(Records from a data source)

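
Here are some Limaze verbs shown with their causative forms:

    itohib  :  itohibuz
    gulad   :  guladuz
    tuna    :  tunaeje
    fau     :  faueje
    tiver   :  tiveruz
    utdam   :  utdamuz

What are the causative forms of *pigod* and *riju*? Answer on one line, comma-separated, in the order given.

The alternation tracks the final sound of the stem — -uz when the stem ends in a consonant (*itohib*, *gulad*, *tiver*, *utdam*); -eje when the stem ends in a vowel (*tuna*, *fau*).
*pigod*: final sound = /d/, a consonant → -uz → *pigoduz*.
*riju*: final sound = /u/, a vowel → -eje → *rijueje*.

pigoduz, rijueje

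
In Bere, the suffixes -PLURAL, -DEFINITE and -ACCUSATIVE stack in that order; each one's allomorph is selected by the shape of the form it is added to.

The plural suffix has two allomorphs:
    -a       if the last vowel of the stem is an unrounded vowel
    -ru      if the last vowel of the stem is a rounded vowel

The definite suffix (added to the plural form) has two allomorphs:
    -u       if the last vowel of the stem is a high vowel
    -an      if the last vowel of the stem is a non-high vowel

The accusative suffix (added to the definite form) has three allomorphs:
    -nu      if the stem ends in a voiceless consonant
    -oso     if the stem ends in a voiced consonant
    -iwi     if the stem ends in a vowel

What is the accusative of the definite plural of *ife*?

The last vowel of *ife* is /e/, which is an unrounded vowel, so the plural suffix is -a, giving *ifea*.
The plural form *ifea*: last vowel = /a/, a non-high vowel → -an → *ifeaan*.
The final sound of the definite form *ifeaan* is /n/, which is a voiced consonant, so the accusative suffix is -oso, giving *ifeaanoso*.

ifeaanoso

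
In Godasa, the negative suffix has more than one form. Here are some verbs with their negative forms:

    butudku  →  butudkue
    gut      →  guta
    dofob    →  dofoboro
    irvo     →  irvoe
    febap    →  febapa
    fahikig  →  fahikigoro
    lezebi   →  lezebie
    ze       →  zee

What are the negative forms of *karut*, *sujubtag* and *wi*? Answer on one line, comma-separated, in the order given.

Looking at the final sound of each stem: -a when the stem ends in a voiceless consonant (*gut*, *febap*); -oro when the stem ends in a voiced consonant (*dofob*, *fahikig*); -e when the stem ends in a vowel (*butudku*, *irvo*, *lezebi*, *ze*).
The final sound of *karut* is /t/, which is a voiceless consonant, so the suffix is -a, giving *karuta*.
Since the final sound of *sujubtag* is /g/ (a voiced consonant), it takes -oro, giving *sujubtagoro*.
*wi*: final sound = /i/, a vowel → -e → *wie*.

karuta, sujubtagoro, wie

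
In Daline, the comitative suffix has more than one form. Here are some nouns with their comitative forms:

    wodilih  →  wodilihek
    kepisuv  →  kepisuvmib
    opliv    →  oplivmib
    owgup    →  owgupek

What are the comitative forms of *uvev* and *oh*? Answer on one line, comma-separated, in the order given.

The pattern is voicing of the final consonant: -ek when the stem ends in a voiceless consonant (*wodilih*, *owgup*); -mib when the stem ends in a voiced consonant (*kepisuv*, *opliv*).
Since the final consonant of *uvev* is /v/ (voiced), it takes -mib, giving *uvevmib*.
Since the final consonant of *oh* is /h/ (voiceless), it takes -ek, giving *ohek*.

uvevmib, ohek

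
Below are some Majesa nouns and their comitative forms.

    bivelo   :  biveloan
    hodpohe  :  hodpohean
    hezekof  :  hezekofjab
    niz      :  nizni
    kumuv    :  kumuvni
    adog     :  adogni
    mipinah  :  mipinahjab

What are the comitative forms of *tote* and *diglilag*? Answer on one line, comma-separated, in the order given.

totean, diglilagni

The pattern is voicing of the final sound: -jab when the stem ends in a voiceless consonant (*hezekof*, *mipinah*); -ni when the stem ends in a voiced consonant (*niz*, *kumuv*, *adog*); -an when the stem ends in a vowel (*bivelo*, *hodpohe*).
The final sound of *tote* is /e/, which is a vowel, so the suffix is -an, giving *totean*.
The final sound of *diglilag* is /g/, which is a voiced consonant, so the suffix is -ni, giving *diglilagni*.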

---

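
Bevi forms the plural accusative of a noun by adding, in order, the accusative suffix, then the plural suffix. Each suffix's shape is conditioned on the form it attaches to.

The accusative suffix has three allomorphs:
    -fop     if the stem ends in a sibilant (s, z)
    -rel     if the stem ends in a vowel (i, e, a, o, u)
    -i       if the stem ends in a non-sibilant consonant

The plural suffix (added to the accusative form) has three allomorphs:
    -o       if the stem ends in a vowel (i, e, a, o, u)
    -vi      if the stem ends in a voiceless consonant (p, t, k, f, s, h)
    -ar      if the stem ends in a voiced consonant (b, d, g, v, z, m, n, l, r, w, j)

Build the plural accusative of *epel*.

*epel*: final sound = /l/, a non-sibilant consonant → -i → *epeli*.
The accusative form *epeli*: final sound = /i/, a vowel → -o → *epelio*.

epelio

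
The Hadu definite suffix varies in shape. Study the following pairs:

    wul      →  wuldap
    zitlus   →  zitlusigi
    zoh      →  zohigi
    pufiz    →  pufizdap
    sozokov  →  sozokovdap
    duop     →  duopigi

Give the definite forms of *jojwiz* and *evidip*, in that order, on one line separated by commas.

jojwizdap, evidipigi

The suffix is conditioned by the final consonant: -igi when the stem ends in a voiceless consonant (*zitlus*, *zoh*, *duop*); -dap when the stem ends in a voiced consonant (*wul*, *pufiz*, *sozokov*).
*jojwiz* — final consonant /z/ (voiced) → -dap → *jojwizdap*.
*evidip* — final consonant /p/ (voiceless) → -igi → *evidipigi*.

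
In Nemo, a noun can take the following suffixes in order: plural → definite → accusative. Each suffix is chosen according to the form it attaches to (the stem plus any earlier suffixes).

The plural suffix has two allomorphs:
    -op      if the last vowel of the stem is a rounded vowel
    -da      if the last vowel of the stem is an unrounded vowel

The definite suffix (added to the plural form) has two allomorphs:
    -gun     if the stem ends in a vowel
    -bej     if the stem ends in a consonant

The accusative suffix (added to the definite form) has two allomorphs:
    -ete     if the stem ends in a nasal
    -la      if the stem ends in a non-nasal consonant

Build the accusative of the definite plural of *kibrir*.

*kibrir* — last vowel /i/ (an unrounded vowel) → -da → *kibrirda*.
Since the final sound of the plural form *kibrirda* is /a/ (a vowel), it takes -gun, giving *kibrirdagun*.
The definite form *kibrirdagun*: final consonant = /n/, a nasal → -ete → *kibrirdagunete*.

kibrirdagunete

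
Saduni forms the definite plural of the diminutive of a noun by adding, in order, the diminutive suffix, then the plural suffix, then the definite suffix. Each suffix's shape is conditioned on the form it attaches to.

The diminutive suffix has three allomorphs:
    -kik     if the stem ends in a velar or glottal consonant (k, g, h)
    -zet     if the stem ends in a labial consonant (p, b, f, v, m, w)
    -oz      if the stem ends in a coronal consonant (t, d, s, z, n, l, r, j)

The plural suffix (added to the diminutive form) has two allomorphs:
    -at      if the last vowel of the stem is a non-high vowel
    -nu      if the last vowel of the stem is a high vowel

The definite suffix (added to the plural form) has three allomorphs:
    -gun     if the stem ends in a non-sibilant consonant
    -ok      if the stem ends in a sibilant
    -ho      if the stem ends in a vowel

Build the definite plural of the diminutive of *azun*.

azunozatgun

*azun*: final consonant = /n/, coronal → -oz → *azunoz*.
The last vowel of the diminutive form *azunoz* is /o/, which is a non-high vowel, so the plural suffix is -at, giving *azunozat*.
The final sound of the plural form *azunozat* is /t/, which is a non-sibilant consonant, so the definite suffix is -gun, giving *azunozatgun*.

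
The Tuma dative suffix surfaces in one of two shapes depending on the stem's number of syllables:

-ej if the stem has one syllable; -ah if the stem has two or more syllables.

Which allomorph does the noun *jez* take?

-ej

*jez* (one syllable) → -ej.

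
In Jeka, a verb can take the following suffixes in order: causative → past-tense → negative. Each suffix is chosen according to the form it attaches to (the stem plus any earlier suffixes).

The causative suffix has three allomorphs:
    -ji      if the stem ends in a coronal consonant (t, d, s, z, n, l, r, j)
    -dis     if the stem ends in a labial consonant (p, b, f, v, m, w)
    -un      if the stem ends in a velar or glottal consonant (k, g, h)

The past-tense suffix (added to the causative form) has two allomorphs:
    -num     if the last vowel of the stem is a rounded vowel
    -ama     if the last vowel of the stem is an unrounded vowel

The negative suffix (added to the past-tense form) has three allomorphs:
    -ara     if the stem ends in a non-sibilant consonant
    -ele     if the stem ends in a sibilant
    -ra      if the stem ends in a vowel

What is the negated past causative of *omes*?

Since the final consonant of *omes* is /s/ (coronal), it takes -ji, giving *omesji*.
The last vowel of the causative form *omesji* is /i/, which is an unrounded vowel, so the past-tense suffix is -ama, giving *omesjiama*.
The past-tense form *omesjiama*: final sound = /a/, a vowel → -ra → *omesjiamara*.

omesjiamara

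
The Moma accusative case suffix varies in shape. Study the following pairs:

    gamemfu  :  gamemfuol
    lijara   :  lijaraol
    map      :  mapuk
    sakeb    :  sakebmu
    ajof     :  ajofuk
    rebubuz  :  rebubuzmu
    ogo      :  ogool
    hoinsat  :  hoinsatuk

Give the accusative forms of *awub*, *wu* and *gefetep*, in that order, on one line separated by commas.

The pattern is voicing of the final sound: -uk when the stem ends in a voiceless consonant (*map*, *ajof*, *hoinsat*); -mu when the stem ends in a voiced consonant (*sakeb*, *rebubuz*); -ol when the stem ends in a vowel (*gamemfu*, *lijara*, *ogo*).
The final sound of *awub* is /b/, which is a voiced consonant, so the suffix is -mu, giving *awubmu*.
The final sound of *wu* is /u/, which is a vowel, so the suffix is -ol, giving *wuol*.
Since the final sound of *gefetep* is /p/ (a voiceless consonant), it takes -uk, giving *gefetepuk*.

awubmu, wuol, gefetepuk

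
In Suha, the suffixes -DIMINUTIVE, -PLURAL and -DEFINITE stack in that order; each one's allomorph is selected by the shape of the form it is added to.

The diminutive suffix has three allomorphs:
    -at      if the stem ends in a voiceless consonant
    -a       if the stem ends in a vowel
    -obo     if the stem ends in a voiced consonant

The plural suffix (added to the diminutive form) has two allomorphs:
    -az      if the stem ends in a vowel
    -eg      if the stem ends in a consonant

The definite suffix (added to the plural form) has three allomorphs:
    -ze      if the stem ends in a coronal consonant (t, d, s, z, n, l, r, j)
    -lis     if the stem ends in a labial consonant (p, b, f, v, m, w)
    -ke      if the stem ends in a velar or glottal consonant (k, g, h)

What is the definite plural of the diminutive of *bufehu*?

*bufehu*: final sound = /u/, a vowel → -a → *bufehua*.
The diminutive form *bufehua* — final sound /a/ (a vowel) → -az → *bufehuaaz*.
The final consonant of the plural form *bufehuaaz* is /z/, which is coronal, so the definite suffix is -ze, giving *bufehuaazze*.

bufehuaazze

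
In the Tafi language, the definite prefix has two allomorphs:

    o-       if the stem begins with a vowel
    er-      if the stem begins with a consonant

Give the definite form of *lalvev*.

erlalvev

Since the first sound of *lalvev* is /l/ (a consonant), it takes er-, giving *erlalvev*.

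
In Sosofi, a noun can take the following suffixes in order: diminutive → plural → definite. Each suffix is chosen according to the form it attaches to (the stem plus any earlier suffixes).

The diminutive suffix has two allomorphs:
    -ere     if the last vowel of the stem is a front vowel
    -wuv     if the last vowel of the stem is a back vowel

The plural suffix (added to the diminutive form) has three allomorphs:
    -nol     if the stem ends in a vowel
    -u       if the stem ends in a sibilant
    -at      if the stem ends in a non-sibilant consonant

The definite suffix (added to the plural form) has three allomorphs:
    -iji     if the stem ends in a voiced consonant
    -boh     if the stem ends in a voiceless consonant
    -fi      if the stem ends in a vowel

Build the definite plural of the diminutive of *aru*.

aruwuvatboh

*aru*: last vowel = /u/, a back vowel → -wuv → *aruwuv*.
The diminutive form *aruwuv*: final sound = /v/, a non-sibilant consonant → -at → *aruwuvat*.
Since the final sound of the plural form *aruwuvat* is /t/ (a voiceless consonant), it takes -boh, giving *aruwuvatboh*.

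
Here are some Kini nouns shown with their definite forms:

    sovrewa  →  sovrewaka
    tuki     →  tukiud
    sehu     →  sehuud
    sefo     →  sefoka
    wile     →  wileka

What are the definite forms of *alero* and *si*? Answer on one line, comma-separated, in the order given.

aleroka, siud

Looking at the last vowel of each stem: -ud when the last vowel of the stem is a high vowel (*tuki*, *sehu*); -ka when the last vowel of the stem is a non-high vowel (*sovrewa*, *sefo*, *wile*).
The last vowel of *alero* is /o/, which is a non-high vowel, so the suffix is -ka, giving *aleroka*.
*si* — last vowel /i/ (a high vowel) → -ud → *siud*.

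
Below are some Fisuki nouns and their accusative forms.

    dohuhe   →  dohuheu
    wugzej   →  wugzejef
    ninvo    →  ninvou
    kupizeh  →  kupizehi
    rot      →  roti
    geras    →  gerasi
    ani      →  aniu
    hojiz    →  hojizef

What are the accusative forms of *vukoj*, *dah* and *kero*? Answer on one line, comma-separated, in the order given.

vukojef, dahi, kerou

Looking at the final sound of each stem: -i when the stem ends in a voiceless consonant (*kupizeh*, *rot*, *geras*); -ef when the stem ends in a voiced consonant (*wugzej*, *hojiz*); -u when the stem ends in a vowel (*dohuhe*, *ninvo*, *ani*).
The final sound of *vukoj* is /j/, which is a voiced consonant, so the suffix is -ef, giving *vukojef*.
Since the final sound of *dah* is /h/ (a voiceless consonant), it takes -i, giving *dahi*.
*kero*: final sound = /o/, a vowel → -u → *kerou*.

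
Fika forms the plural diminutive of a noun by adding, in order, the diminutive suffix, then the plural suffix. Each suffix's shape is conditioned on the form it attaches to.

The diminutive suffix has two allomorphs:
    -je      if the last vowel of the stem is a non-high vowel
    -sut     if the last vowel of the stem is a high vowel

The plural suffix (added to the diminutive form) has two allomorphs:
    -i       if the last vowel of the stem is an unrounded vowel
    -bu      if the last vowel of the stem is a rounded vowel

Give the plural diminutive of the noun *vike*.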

...

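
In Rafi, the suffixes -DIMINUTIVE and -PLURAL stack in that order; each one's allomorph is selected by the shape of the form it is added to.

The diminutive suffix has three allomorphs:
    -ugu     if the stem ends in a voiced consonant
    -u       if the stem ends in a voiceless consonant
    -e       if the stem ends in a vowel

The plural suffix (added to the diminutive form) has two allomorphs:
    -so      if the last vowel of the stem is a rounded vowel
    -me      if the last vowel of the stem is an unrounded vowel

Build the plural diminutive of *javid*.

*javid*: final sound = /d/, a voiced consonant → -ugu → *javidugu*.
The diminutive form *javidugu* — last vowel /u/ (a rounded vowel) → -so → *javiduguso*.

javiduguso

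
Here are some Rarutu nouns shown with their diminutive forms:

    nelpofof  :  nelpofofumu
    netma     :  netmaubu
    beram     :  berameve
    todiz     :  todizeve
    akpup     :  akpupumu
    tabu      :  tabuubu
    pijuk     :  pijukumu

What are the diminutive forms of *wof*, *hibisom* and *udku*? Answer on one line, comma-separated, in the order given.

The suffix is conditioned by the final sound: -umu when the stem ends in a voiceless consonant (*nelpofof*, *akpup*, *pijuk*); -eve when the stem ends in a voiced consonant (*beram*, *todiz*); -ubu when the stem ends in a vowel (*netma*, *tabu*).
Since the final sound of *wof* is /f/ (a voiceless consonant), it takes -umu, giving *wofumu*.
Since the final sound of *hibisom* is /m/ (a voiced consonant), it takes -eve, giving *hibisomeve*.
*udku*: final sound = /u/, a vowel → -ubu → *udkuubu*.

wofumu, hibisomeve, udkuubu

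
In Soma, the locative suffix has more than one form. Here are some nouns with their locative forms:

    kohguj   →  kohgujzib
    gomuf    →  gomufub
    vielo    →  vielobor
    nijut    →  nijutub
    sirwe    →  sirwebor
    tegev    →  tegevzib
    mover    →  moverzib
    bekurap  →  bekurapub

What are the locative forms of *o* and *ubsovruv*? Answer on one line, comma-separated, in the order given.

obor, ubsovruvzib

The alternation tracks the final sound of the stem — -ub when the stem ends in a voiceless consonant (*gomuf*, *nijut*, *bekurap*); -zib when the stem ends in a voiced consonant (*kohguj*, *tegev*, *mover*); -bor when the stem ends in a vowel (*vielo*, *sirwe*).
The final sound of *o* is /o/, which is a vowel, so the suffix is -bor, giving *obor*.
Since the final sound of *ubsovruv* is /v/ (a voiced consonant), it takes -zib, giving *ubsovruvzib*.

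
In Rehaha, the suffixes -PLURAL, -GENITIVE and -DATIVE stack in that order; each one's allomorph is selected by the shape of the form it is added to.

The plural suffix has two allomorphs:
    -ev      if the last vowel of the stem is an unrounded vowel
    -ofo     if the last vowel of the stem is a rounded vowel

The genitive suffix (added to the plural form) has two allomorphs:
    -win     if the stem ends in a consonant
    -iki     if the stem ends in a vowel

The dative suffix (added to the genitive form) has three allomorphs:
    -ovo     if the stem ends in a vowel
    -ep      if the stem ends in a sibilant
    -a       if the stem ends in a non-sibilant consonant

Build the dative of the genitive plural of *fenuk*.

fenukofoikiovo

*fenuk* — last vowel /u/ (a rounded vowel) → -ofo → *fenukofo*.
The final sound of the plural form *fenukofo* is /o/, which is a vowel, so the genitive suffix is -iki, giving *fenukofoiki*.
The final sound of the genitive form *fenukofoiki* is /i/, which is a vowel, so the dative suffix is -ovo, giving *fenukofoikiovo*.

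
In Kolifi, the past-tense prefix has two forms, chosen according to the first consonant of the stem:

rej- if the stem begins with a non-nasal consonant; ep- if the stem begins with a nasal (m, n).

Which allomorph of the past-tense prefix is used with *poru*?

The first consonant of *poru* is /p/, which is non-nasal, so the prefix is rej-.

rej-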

Exercise — Among the entries, find every line holding "plus" and return it.

Answer section —
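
In Nemo, a noun can take the following suffixes in order: plural → definite → accusative. Each suffix is chosen according to the form it attaches to (the stem plus any earlier suffixes).
In Jeka, a verb can take the following suffixes in order: causative → past-tense → negative. Each suffix is chosen according to the form it attaches to (the stem plus any earlier suffixes).
In Sosofi, a noun can take the following suffixes in order: diminutive → plural → definite. Each suffix is chosen according to the form it attaches to (the stem plus any earlier suffixes).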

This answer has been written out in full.